_WHAT IS EXPECTED:_ Give the records again, every one, exactly.

DATA TO EXAMINE START

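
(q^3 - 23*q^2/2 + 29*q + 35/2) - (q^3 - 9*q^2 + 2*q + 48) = -5*q^2/2 + 27*q - 61/2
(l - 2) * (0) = 0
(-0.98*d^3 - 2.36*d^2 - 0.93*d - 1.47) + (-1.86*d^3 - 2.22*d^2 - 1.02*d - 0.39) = -2.84*d^3 - 4.58*d^2 - 1.95*d - 1.86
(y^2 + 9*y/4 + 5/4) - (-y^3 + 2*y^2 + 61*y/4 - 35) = y^3 - y^2 - 13*y + 145/4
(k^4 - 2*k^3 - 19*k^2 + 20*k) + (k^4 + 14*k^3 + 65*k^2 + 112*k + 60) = 2*k^4 + 12*k^3 + 46*k^2 + 132*k + 60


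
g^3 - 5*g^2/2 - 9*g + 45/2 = (g - 3)*(g - 5/2)*(g + 3)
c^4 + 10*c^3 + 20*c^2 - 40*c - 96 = (c - 2)*(c + 2)*(c + 4)*(c + 6)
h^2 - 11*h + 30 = (h - 6)*(h - 5)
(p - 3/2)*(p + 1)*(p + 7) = p^3 + 13*p^2/2 - 5*p - 21/2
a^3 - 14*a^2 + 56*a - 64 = (a - 8)*(a - 4)*(a - 2)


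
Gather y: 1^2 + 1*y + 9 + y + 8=2*y + 18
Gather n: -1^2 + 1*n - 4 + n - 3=2*n - 8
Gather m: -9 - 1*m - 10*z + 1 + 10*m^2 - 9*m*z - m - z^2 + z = 10*m^2 + m*(-9*z - 2) - z^2 - 9*z - 8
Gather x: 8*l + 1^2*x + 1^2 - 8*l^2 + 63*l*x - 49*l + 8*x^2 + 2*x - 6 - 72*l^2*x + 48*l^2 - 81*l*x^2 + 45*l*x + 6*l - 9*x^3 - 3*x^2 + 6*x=40*l^2 - 35*l - 9*x^3 + x^2*(5 - 81*l) + x*(-72*l^2 + 108*l + 9) - 5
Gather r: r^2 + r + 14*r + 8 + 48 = r^2 + 15*r + 56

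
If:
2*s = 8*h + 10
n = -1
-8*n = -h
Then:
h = -8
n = -1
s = -27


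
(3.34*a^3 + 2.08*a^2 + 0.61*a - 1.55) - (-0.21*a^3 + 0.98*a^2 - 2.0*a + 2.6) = 3.55*a^3 + 1.1*a^2 + 2.61*a - 4.15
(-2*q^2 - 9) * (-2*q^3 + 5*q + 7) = 4*q^5 + 8*q^3 - 14*q^2 - 45*q - 63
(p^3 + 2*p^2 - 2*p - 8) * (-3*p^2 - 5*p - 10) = -3*p^5 - 11*p^4 - 14*p^3 + 14*p^2 + 60*p + 80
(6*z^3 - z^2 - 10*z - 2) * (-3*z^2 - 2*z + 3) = -18*z^5 - 9*z^4 + 50*z^3 + 23*z^2 - 26*z - 6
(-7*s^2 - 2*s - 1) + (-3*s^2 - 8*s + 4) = -10*s^2 - 10*s + 3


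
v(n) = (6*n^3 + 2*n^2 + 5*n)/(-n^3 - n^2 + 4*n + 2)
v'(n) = (3*n^2 + 2*n - 4)*(6*n^3 + 2*n^2 + 5*n)/(-n^3 - n^2 + 4*n + 2)^2 + (18*n^2 + 4*n + 5)/(-n^3 - n^2 + 4*n + 2) = (-4*n^4 + 58*n^3 + 49*n^2 + 8*n + 10)/(n^6 + 2*n^5 - 7*n^4 - 12*n^3 + 12*n^2 + 16*n + 4)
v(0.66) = 1.51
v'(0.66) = 3.42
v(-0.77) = 4.44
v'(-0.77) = 3.38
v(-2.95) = -21.11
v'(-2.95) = -26.83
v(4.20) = -6.87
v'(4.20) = 0.74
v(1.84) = -209.12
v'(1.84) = 7776.45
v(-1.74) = 12.59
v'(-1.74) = -26.74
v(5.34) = -6.34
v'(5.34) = 0.28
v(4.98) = -6.45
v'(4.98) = 0.37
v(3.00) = -8.86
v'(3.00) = 3.55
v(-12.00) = -6.59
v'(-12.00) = -0.07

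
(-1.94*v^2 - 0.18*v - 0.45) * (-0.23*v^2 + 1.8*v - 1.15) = 0.4462*v^4 - 3.4506*v^3 + 2.0105*v^2 - 0.603*v + 0.5175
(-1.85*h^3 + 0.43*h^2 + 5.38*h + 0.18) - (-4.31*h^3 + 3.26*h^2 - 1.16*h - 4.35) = 2.46*h^3 - 2.83*h^2 + 6.54*h + 4.53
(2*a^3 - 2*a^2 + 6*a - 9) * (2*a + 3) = 4*a^4 + 2*a^3 + 6*a^2 - 27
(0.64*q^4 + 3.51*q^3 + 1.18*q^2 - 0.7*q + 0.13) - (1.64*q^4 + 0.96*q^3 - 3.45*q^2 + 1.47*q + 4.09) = -1.0*q^4 + 2.55*q^3 + 4.63*q^2 - 2.17*q - 3.96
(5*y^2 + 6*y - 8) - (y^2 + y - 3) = 4*y^2 + 5*y - 5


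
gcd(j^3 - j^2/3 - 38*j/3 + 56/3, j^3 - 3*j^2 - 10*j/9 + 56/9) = j^2 - 13*j/3 + 14/3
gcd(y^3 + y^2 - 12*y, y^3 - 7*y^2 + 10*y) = y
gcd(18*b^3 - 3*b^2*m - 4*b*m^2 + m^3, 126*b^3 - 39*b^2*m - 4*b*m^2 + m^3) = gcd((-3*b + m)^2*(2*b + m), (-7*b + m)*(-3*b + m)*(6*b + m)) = 3*b - m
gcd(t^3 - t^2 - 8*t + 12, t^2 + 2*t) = 1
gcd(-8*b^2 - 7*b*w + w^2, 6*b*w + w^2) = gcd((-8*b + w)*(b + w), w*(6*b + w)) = 1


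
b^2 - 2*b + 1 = (b - 1)^2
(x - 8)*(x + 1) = x^2 - 7*x - 8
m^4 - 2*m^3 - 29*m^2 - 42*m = m*(m - 7)*(m + 2)*(m + 3)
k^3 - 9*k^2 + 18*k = k*(k - 6)*(k - 3)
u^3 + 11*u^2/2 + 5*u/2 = u*(u + 1/2)*(u + 5)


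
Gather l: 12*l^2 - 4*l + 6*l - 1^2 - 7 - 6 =12*l^2 + 2*l - 14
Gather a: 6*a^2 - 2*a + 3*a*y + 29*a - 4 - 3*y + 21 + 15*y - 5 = 6*a^2 + a*(3*y + 27) + 12*y + 12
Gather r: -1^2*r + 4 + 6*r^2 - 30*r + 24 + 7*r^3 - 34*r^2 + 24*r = 7*r^3 - 28*r^2 - 7*r + 28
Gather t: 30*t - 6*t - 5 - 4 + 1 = 24*t - 8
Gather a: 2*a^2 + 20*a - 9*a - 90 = 2*a^2 + 11*a - 90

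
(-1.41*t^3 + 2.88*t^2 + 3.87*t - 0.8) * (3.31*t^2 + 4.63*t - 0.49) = -4.6671*t^5 + 3.0045*t^4 + 26.835*t^3 + 13.8589*t^2 - 5.6003*t + 0.392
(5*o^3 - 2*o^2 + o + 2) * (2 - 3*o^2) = -15*o^5 + 6*o^4 + 7*o^3 - 10*o^2 + 2*o + 4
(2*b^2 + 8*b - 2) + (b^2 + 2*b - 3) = 3*b^2 + 10*b - 5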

DATA TO EXAMINE END

_TASK ANSWER:_
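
(q^3 - 23*q^2/2 + 29*q + 35/2) - (q^3 - 9*q^2 + 2*q + 48) = -5*q^2/2 + 27*q - 61/2
(l - 2) * (0) = 0
(-0.98*d^3 - 2.36*d^2 - 0.93*d - 1.47) + (-1.86*d^3 - 2.22*d^2 - 1.02*d - 0.39) = -2.84*d^3 - 4.58*d^2 - 1.95*d - 1.86
(y^2 + 9*y/4 + 5/4) - (-y^3 + 2*y^2 + 61*y/4 - 35) = y^3 - y^2 - 13*y + 145/4
(k^4 - 2*k^3 - 19*k^2 + 20*k) + (k^4 + 14*k^3 + 65*k^2 + 112*k + 60) = 2*k^4 + 12*k^3 + 46*k^2 + 132*k + 60


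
g^3 - 5*g^2/2 - 9*g + 45/2 = (g - 3)*(g - 5/2)*(g + 3)
c^4 + 10*c^3 + 20*c^2 - 40*c - 96 = (c - 2)*(c + 2)*(c + 4)*(c + 6)
h^2 - 11*h + 30 = (h - 6)*(h - 5)
(p - 3/2)*(p + 1)*(p + 7) = p^3 + 13*p^2/2 - 5*p - 21/2
a^3 - 14*a^2 + 56*a - 64 = (a - 8)*(a - 4)*(a - 2)


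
Gather y: 1^2 + 1*y + 9 + y + 8=2*y + 18
Gather n: -1^2 + 1*n - 4 + n - 3=2*n - 8
Gather m: -9 - 1*m - 10*z + 1 + 10*m^2 - 9*m*z - m - z^2 + z = 10*m^2 + m*(-9*z - 2) - z^2 - 9*z - 8
Gather x: 8*l + 1^2*x + 1^2 - 8*l^2 + 63*l*x - 49*l + 8*x^2 + 2*x - 6 - 72*l^2*x + 48*l^2 - 81*l*x^2 + 45*l*x + 6*l - 9*x^3 - 3*x^2 + 6*x=40*l^2 - 35*l - 9*x^3 + x^2*(5 - 81*l) + x*(-72*l^2 + 108*l + 9) - 5
Gather r: r^2 + r + 14*r + 8 + 48 = r^2 + 15*r + 56

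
If:
2*s = 8*h + 10
n = -1
-8*n = -h
Then:
h = -8
n = -1
s = -27


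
(3.34*a^3 + 2.08*a^2 + 0.61*a - 1.55) - (-0.21*a^3 + 0.98*a^2 - 2.0*a + 2.6) = 3.55*a^3 + 1.1*a^2 + 2.61*a - 4.15
(-2*q^2 - 9) * (-2*q^3 + 5*q + 7) = 4*q^5 + 8*q^3 - 14*q^2 - 45*q - 63
(p^3 + 2*p^2 - 2*p - 8) * (-3*p^2 - 5*p - 10) = -3*p^5 - 11*p^4 - 14*p^3 + 14*p^2 + 60*p + 80
(6*z^3 - z^2 - 10*z - 2) * (-3*z^2 - 2*z + 3) = -18*z^5 - 9*z^4 + 50*z^3 + 23*z^2 - 26*z - 6
(-7*s^2 - 2*s - 1) + (-3*s^2 - 8*s + 4) = -10*s^2 - 10*s + 3


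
v(n) = (6*n^3 + 2*n^2 + 5*n)/(-n^3 - n^2 + 4*n + 2)
v'(n) = (3*n^2 + 2*n - 4)*(6*n^3 + 2*n^2 + 5*n)/(-n^3 - n^2 + 4*n + 2)^2 + (18*n^2 + 4*n + 5)/(-n^3 - n^2 + 4*n + 2) = (-4*n^4 + 58*n^3 + 49*n^2 + 8*n + 10)/(n^6 + 2*n^5 - 7*n^4 - 12*n^3 + 12*n^2 + 16*n + 4)
v(0.66) = 1.51
v'(0.66) = 3.42
v(-0.77) = 4.44
v'(-0.77) = 3.38
v(-2.95) = -21.11
v'(-2.95) = -26.83
v(4.20) = -6.87
v'(4.20) = 0.74
v(1.84) = -209.12
v'(1.84) = 7776.45
v(-1.74) = 12.59
v'(-1.74) = -26.74
v(5.34) = -6.34
v'(5.34) = 0.28
v(4.98) = -6.45
v'(4.98) = 0.37
v(3.00) = -8.86
v'(3.00) = 3.55
v(-12.00) = -6.59
v'(-12.00) = -0.07

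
(-1.94*v^2 - 0.18*v - 0.45) * (-0.23*v^2 + 1.8*v - 1.15) = 0.4462*v^4 - 3.4506*v^3 + 2.0105*v^2 - 0.603*v + 0.5175
(-1.85*h^3 + 0.43*h^2 + 5.38*h + 0.18) - (-4.31*h^3 + 3.26*h^2 - 1.16*h - 4.35) = 2.46*h^3 - 2.83*h^2 + 6.54*h + 4.53
(2*a^3 - 2*a^2 + 6*a - 9) * (2*a + 3) = 4*a^4 + 2*a^3 + 6*a^2 - 27
(0.64*q^4 + 3.51*q^3 + 1.18*q^2 - 0.7*q + 0.13) - (1.64*q^4 + 0.96*q^3 - 3.45*q^2 + 1.47*q + 4.09) = -1.0*q^4 + 2.55*q^3 + 4.63*q^2 - 2.17*q - 3.96
(5*y^2 + 6*y - 8) - (y^2 + y - 3) = 4*y^2 + 5*y - 5


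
gcd(j^3 - j^2/3 - 38*j/3 + 56/3, j^3 - 3*j^2 - 10*j/9 + 56/9) = j^2 - 13*j/3 + 14/3
gcd(y^3 + y^2 - 12*y, y^3 - 7*y^2 + 10*y) = y
gcd(18*b^3 - 3*b^2*m - 4*b*m^2 + m^3, 126*b^3 - 39*b^2*m - 4*b*m^2 + m^3) = gcd((-3*b + m)^2*(2*b + m), (-7*b + m)*(-3*b + m)*(6*b + m)) = 3*b - m
gcd(t^3 - t^2 - 8*t + 12, t^2 + 2*t) = 1
gcd(-8*b^2 - 7*b*w + w^2, 6*b*w + w^2) = gcd((-8*b + w)*(b + w), w*(6*b + w)) = 1


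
b^2 - 2*b + 1 = (b - 1)^2
(x - 8)*(x + 1) = x^2 - 7*x - 8
m^4 - 2*m^3 - 29*m^2 - 42*m = m*(m - 7)*(m + 2)*(m + 3)
k^3 - 9*k^2 + 18*k = k*(k - 6)*(k - 3)
u^3 + 11*u^2/2 + 5*u/2 = u*(u + 1/2)*(u + 5)


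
Gather l: 12*l^2 - 4*l + 6*l - 1^2 - 7 - 6 =12*l^2 + 2*l - 14
Gather a: 6*a^2 - 2*a + 3*a*y + 29*a - 4 - 3*y + 21 + 15*y - 5 = 6*a^2 + a*(3*y + 27) + 12*y + 12
Gather r: -1^2*r + 4 + 6*r^2 - 30*r + 24 + 7*r^3 - 34*r^2 + 24*r = 7*r^3 - 28*r^2 - 7*r + 28
Gather t: 30*t - 6*t - 5 - 4 + 1 = 24*t - 8
Gather a: 2*a^2 + 20*a - 9*a - 90 = 2*a^2 + 11*a - 90

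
(-1.41*t^3 + 2.88*t^2 + 3.87*t - 0.8) * (3.31*t^2 + 4.63*t - 0.49) = -4.6671*t^5 + 3.0045*t^4 + 26.835*t^3 + 13.8589*t^2 - 5.6003*t + 0.392
(5*o^3 - 2*o^2 + o + 2) * (2 - 3*o^2) = -15*o^5 + 6*o^4 + 7*o^3 - 10*o^2 + 2*o + 4
(2*b^2 + 8*b - 2) + (b^2 + 2*b - 3) = 3*b^2 + 10*b - 5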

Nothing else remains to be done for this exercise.